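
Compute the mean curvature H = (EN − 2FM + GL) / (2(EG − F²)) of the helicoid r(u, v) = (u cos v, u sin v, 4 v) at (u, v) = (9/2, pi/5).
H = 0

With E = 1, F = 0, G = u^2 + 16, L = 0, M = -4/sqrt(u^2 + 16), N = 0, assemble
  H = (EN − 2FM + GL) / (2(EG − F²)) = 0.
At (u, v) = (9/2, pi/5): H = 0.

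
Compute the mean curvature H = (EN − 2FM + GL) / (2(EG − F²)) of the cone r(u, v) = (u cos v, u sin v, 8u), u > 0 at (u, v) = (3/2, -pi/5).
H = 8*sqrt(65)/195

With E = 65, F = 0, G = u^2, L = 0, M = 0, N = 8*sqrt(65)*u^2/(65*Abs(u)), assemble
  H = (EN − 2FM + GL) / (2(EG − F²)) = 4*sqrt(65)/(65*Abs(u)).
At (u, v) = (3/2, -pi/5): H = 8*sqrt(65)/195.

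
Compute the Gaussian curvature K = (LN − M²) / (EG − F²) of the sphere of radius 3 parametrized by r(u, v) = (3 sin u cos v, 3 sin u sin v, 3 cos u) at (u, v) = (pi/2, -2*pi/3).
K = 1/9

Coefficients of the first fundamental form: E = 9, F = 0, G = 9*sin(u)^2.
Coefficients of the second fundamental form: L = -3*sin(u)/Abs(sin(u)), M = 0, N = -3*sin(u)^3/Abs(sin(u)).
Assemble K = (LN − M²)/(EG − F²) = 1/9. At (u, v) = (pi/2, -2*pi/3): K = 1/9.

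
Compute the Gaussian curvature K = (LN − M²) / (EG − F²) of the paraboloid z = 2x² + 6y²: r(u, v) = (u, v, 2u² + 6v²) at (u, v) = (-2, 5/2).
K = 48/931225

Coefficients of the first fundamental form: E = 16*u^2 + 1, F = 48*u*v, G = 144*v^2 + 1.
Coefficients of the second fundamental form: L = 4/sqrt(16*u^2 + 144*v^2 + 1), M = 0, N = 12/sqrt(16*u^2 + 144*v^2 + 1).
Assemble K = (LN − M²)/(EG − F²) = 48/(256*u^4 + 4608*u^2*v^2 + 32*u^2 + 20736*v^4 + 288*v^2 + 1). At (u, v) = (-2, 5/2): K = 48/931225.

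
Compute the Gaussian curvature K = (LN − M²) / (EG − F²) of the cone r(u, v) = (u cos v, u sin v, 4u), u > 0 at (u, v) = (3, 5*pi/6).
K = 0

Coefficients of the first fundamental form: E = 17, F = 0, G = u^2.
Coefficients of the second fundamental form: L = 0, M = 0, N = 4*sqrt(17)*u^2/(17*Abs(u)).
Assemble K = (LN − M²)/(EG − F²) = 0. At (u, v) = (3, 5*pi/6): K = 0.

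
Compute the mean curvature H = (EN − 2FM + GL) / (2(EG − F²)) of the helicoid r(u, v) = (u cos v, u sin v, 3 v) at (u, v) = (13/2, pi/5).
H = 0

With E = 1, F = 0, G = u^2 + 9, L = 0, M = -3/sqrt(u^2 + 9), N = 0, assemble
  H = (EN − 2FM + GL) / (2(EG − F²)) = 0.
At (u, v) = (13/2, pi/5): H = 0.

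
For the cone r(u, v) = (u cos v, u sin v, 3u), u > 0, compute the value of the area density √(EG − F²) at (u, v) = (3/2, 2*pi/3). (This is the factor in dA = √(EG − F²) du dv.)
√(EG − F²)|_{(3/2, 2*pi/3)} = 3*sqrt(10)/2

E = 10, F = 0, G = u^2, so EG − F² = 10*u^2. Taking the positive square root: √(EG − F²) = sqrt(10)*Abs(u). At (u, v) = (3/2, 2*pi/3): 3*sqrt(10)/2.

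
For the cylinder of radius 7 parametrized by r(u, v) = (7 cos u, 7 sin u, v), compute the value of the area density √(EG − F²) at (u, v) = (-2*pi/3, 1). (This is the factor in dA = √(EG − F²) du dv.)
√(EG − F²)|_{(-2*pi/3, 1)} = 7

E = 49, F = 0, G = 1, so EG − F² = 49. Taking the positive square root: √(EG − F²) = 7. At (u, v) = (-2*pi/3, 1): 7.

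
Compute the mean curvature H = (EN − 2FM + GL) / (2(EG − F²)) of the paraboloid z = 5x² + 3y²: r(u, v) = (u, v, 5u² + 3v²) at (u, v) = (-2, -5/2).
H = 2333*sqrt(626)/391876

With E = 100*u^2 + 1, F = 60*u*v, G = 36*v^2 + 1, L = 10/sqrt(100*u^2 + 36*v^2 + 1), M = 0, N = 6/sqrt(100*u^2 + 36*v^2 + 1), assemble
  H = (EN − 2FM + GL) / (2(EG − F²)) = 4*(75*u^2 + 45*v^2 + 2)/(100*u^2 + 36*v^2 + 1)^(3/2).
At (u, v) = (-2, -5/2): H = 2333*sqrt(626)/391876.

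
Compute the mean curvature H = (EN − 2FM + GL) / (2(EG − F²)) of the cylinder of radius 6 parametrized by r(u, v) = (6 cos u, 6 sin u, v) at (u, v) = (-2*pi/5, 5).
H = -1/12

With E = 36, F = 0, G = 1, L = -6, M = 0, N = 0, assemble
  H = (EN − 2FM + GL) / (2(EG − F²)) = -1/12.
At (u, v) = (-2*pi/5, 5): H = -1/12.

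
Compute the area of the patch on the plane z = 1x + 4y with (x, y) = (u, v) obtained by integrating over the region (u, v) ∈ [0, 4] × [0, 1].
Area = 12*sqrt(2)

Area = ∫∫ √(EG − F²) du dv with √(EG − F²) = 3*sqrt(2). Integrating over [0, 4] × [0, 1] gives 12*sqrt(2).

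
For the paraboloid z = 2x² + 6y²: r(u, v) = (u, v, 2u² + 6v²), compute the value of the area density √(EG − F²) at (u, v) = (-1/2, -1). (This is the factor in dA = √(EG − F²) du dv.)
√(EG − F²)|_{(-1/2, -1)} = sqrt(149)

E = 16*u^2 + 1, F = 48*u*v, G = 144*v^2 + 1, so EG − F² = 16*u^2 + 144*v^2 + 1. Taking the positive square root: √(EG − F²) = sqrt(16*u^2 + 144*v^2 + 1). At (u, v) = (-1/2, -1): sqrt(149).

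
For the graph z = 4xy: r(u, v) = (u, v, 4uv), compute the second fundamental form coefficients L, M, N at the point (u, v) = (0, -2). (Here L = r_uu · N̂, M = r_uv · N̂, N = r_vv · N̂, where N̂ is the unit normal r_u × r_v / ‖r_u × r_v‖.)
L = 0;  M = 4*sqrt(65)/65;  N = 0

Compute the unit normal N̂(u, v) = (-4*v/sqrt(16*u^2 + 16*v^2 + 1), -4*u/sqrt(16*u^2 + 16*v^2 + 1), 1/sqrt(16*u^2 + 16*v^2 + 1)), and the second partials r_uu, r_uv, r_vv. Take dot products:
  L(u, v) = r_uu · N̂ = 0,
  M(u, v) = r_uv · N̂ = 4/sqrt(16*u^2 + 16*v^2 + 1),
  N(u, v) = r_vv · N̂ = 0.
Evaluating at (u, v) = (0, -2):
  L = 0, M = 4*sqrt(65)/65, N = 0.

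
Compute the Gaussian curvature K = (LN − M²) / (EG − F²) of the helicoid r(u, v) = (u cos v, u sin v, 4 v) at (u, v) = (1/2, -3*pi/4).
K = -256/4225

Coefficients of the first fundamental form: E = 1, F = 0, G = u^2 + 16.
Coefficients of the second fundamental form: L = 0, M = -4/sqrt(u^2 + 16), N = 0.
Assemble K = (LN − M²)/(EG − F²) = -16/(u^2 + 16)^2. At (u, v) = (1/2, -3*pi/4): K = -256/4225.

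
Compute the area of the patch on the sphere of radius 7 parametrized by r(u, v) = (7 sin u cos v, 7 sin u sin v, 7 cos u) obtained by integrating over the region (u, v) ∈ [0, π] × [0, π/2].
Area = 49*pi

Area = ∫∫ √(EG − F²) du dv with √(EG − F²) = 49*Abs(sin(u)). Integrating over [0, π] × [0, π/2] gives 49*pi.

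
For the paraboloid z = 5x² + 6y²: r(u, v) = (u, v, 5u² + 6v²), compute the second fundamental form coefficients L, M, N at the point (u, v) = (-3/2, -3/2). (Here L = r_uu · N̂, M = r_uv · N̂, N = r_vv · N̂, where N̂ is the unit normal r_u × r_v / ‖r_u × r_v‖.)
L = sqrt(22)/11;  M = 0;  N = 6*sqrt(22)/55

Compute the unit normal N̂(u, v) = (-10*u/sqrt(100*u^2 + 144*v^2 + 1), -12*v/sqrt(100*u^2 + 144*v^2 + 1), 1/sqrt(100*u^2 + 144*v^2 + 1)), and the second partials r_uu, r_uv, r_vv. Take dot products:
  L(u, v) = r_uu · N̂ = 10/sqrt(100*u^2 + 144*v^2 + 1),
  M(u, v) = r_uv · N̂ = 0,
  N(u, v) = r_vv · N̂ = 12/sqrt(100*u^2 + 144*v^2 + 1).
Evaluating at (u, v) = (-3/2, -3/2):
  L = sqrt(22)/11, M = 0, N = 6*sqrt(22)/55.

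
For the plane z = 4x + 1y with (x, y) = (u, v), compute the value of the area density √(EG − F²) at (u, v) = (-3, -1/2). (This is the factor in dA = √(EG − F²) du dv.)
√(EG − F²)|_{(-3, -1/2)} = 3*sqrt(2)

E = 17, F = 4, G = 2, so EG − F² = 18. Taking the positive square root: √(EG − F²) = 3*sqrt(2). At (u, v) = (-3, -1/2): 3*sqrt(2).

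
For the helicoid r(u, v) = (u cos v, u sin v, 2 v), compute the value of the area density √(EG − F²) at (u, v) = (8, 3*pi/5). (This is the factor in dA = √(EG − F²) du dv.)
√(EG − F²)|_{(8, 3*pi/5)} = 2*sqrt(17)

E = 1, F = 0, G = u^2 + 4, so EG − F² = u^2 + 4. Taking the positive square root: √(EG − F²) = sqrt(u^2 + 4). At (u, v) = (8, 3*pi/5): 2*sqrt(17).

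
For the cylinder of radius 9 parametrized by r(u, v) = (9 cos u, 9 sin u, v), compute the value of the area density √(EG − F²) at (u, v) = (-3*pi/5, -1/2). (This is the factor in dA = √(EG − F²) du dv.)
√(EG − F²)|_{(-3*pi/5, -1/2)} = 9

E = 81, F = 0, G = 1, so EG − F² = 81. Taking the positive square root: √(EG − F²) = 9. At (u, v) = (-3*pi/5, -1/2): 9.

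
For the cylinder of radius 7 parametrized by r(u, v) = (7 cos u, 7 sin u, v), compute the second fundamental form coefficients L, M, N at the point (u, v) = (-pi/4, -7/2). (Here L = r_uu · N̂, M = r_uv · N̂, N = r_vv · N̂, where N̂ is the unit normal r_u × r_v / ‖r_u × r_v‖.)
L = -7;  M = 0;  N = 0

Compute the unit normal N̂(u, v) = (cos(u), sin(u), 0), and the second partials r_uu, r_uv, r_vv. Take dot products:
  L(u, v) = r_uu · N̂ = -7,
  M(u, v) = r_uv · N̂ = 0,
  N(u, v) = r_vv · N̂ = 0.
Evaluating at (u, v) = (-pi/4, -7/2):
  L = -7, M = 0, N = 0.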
::::
> **What you have to do**
Write out exactly each line of the entries, starting at the one containing "For the helicoid" and finishing with the last line.

> **Response box**
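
For the helicoid r(u, v) = (u cos v, u sin v, 2 v), compute the value of the area density √(EG − F²) at (u, v) = (8, 3*pi/5). (This is the factor in dA = √(EG − F²) du dv.)
√(EG − F²)|_{(8, 3*pi/5)} = 2*sqrt(17)

E = 1, F = 0, G = u^2 + 4, so EG − F² = u^2 + 4. Taking the positive square root: √(EG − F²) = sqrt(u^2 + 4). At (u, v) = (8, 3*pi/5): 2*sqrt(17).

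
For the cylinder of radius 9 parametrized by r(u, v) = (9 cos u, 9 sin u, v), compute the value of the area density √(EG − F²) at (u, v) = (-3*pi/5, -1/2). (This is the factor in dA = √(EG − F²) du dv.)
√(EG − F²)|_{(-3*pi/5, -1/2)} = 9

E = 81, F = 0, G = 1, so EG − F² = 81. Taking the positive square root: √(EG − F²) = 9. At (u, v) = (-3*pi/5, -1/2): 9.

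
For the cylinder of radius 7 parametrized by r(u, v) = (7 cos u, 7 sin u, v), compute the second fundamental form coefficients L, M, N at the point (u, v) = (-pi/4, -7/2). (Here L = r_uu · N̂, M = r_uv · N̂, N = r_vv · N̂, where N̂ is the unit normal r_u × r_v / ‖r_u × r_v‖.)
L = -7;  M = 0;  N = 0

Compute the unit normal N̂(u, v) = (cos(u), sin(u), 0), and the second partials r_uu, r_uv, r_vv. Take dot products:
  L(u, v) = r_uu · N̂ = -7,
  M(u, v) = r_uv · N̂ = 0,
  N(u, v) = r_vv · N̂ = 0.
Evaluating at (u, v) = (-pi/4, -7/2):
  L = -7, M = 0, N = 0.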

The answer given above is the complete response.